━━━ DATA FOR THIS TASK ━━━
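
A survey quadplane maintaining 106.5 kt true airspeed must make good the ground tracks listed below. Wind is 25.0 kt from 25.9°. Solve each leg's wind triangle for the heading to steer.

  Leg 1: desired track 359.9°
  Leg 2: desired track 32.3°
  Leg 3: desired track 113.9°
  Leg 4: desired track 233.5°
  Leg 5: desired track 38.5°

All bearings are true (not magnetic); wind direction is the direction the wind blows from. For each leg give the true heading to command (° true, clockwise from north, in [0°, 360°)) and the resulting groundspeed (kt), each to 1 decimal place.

Leg 1: heading=5.8°, groundspeed=83.5 kt
Leg 2: heading=30.8°, groundspeed=81.6 kt
Leg 3: heading=100.3°, groundspeed=102.7 kt
Leg 4: heading=239.7°, groundspeed=128.0 kt
Leg 5: heading=35.6°, groundspeed=82.0 kt

Leg 1: desired track 359.9°; wind correction +5.9° → command heading 5.8°, groundspeed 83.5 kt
Leg 2: desired track 32.3°; wind correction -1.5° → command heading 30.8°, groundspeed 81.6 kt
Leg 3: desired track 113.9°; wind correction -13.6° → command heading 100.3°, groundspeed 102.7 kt
Leg 4: desired track 233.5°; wind correction +6.2° → command heading 239.7°, groundspeed 128.0 kt
Leg 5: desired track 38.5°; wind correction -2.9° → command heading 35.6°, groundspeed 82.0 kt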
━━━
## AIM OF THE EXERCISE
The answer consists solely of the lines from the one containing "All bearings are" through the last line of the data above, reproduced exactly.

## TASK RESULT
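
All bearings are true (not magnetic); wind direction is the direction the wind blows from. For each leg give the true heading to command (° true, clockwise from north, in [0°, 360°)) and the resulting groundspeed (kt), each to 1 decimal place.

Leg 1: heading=5.8°, groundspeed=83.5 kt
Leg 2: heading=30.8°, groundspeed=81.6 kt
Leg 3: heading=100.3°, groundspeed=102.7 kt
Leg 4: heading=239.7°, groundspeed=128.0 kt
Leg 5: heading=35.6°, groundspeed=82.0 kt

Leg 1: desired track 359.9°; wind correction +5.9° → command heading 5.8°, groundspeed 83.5 kt
Leg 2: desired track 32.3°; wind correction -1.5° → command heading 30.8°, groundspeed 81.6 kt
Leg 3: desired track 113.9°; wind correction -13.6° → command heading 100.3°, groundspeed 102.7 kt
Leg 4: desired track 233.5°; wind correction +6.2° → command heading 239.7°, groundspeed 128.0 kt
Leg 5: desired track 38.5°; wind correction -2.9° → command heading 35.6°, groundspeed 82.0 kt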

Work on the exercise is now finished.